▶ [Task to complete]
In the entries below, find every line with the string "graph" and copy it.

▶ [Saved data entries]
▶

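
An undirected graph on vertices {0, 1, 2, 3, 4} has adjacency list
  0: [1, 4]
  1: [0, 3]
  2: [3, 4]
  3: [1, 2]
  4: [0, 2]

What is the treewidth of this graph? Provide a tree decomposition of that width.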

◀
▶

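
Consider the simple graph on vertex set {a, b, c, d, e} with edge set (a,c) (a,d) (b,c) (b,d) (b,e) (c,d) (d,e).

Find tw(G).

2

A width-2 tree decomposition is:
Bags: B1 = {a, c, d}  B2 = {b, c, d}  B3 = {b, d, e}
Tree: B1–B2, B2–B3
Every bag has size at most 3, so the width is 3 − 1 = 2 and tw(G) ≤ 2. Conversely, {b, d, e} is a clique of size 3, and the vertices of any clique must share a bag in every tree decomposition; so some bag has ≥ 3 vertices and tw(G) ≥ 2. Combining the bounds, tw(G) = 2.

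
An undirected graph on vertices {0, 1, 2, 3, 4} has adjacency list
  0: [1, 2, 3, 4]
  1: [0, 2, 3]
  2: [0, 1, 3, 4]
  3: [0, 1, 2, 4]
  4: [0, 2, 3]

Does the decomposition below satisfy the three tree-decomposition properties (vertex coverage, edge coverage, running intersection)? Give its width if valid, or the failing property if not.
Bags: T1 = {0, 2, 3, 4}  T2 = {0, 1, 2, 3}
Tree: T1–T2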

◀

▶ [Result of this task]
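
An undirected graph on vertices {0, 1, 2, 3, 4} has adjacency list
What is the treewidth of this graph? Provide a tree decomposition of that width.
Consider the simple graph on vertex set {a, b, c, d, e} with edge set (a,c) (a,d) (b,c) (b,d) (b,e) (c,d) (d,e).
An undirected graph on vertices {0, 1, 2, 3, 4} has adjacency list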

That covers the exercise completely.